> _Work required_:
Every line below between the line holding "An AC-coupling network" and the line holding "A circuit has voltage transfer function T(s)", inclusive, should be repeated exactly, and all other lines omitted.

> _Data for analysis_:

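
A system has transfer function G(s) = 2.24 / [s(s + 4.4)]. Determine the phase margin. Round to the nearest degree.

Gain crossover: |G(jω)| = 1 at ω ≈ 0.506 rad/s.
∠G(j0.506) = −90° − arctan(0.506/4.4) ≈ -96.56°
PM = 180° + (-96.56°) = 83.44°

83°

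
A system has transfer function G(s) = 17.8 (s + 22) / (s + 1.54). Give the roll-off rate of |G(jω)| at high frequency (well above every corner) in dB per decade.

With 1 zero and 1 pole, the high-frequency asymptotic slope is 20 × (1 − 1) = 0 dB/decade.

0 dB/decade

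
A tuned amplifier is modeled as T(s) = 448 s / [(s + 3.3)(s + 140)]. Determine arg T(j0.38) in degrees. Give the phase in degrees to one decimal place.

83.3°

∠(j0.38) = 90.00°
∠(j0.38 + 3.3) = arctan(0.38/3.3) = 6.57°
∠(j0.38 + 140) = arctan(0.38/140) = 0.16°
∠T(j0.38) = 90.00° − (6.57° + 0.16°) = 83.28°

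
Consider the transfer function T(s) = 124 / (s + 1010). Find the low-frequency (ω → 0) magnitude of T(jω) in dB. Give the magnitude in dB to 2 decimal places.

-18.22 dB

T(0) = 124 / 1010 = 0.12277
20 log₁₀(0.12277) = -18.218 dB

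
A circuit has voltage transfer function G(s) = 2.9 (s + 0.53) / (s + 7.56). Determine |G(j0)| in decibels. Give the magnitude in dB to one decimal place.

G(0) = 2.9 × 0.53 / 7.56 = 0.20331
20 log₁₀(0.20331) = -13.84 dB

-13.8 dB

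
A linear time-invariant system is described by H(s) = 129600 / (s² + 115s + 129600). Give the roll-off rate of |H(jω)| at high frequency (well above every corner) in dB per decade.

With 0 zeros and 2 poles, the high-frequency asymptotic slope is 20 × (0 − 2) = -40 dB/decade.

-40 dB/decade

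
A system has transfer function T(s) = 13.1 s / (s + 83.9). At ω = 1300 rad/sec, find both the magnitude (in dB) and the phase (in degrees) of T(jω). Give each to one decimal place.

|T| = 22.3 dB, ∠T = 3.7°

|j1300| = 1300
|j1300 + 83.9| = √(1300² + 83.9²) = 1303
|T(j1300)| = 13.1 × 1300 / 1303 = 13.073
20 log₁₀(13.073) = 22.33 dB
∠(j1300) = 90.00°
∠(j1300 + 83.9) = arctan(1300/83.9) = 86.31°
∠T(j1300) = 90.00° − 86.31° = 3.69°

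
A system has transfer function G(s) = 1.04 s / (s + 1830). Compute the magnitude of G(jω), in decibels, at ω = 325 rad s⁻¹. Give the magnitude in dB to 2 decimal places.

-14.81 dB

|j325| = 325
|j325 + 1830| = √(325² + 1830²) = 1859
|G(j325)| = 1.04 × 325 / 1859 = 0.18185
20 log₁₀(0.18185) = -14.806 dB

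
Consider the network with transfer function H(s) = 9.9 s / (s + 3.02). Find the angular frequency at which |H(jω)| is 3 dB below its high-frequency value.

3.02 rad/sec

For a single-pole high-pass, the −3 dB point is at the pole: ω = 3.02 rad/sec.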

==

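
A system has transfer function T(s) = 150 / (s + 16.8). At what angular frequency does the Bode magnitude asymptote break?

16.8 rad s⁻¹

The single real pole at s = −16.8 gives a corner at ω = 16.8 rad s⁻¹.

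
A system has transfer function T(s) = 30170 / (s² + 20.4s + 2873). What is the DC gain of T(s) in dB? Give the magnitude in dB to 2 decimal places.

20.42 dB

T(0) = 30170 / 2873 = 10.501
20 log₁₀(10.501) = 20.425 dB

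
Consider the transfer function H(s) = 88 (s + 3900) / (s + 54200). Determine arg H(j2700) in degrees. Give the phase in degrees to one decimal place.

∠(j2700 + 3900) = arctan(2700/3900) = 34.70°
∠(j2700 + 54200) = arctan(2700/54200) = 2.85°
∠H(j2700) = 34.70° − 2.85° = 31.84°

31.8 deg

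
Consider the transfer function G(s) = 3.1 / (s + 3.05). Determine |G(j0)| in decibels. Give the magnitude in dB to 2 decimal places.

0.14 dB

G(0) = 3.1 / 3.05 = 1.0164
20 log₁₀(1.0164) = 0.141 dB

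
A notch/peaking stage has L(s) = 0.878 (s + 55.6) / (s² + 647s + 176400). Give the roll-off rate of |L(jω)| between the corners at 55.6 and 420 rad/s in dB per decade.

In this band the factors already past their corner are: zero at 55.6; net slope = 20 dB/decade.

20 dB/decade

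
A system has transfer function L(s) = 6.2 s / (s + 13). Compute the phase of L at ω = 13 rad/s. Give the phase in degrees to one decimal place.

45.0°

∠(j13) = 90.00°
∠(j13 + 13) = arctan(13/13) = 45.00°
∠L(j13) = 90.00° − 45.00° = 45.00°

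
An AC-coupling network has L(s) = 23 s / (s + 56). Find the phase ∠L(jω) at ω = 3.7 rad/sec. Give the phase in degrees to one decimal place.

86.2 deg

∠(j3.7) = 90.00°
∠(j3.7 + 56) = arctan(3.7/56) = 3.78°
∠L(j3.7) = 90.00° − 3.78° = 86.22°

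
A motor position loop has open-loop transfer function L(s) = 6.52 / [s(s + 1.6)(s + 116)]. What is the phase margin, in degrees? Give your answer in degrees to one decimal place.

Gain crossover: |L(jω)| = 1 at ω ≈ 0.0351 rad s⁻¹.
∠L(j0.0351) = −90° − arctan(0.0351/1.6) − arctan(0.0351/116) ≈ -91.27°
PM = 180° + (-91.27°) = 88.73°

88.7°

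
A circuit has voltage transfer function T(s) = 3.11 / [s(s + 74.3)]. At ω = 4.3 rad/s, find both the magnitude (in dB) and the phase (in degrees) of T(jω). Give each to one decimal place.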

> _Response to this task_:
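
An AC-coupling network has L(s) = 23 s / (s + 56). Find the phase ∠L(jω) at ω = 3.7 rad/sec. Give the phase in degrees to one decimal place.

86.2 deg

∠(j3.7) = 90.00°
∠(j3.7 + 56) = arctan(3.7/56) = 3.78°
∠L(j3.7) = 90.00° − 3.78° = 86.22°

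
A motor position loop has open-loop transfer function L(s) = 6.52 / [s(s + 1.6)(s + 116)]. What is the phase margin, in degrees? Give your answer in degrees to one decimal place.

Gain crossover: |L(jω)| = 1 at ω ≈ 0.0351 rad s⁻¹.
∠L(j0.0351) = −90° − arctan(0.0351/1.6) − arctan(0.0351/116) ≈ -91.27°
PM = 180° + (-91.27°) = 88.73°

88.7°

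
A circuit has voltage transfer function T(s) = 3.11 / [s(s + 74.3)]. At ω = 4.3 rad/s, find both the magnitude (in dB) and the phase (in degrees) of T(jω). Give each to one decimal place.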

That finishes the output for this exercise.